***** RECORDS TO PROCESS

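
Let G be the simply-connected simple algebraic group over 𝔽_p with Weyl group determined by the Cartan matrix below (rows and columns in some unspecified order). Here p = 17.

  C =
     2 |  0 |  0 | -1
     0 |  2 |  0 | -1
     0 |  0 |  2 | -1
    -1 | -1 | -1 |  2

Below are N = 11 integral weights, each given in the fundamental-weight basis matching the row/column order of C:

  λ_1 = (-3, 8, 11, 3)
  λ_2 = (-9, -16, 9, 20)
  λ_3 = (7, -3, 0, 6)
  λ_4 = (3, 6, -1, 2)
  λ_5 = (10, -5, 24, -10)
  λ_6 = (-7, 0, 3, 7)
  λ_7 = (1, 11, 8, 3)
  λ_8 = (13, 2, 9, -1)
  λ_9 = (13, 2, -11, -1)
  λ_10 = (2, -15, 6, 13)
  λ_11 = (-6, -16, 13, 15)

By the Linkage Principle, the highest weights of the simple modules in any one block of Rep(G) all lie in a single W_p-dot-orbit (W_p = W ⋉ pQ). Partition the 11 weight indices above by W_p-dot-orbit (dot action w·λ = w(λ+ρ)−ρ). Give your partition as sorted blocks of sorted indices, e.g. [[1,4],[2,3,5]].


Root system D_4: the 4×4 matrix C matches after relabeling.

Each λ_j+ρ reduced to Ā_17; 4-tuples below use C's row order:

  λ_1 → (6, 1, 4, 2);  λ_2 → (6, 1, 4, 2);  λ_3 → (8, 2, 1, 1);  λ_4 → (4, 7, 0, 3);  λ_5 → (6, 1, 4, 2);  λ_6 → (6, 1, 4, 2);  λ_7 → (8, 2, 1, 1);  λ_8 → (4, 7, 0, 3);  λ_9 → (4, 7, 0, 3);  λ_10 → (4, 7, 0, 3);  λ_11 → (8, 2, 1, 1)

3 distinct reps among the 11 weights ⇒ 3 W_17-linkage classes:

[[1, 2, 5, 6], [3, 7, 11], [4, 8, 9, 10]]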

**********

Set down each line exactly as it appears in the data.

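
Let G be the simply-connected simple algebraic group over 𝔽_p with Weyl group determined by the Cartan matrix below (rows and columns in some unspecified order). Here p = 17.

  C =
     2 |  0 |  0 | -1
     0 |  2 |  0 | -1
     0 |  0 |  2 | -1
    -1 | -1 | -1 |  2

Below are N = 11 integral weights, each given in the fundamental-weight basis matching the row/column order of C:

  λ_1 = (-3, 8, 11, 3)
  λ_2 = (-9, -16, 9, 20)
  λ_3 = (7, -3, 0, 6)
  λ_4 = (3, 6, -1, 2)
  λ_5 = (10, -5, 24, -10)
  λ_6 = (-7, 0, 3, 7)
  λ_7 = (1, 11, 8, 3)
  λ_8 = (13, 2, 9, -1)
  λ_9 = (13, 2, -11, -1)
  λ_10 = (2, -15, 6, 13)
  λ_11 = (-6, -16, 13, 15)

By the Linkage Principle, the highest weights of the simple modules in any one block of Rep(G) all lie in a single W_p-dot-orbit (W_p = W ⋉ pQ). Partition the 11 weight indices above by W_p-dot-orbit (dot action w·λ = w(λ+ρ)−ρ). Give your partition as sorted blocks of sorted indices, e.g. [[1,4],[2,3,5]].


Root system D_4: the 4×4 matrix C matches after relabeling.

Each λ_j+ρ reduced to Ā_17; 4-tuples below use C's row order:

  λ_1 → (6, 1, 4, 2);  λ_2 → (6, 1, 4, 2);  λ_3 → (8, 2, 1, 1);  λ_4 → (4, 7, 0, 3);  λ_5 → (6, 1, 4, 2);  λ_6 → (6, 1, 4, 2);  λ_7 → (8, 2, 1, 1);  λ_8 → (4, 7, 0, 3);  λ_9 → (4, 7, 0, 3);  λ_10 → (4, 7, 0, 3);  λ_11 → (8, 2, 1, 1)

3 distinct reps among the 11 weights ⇒ 3 W_17-linkage classes:

[[1, 2, 5, 6], [3, 7, 11], [4, 8, 9, 10]]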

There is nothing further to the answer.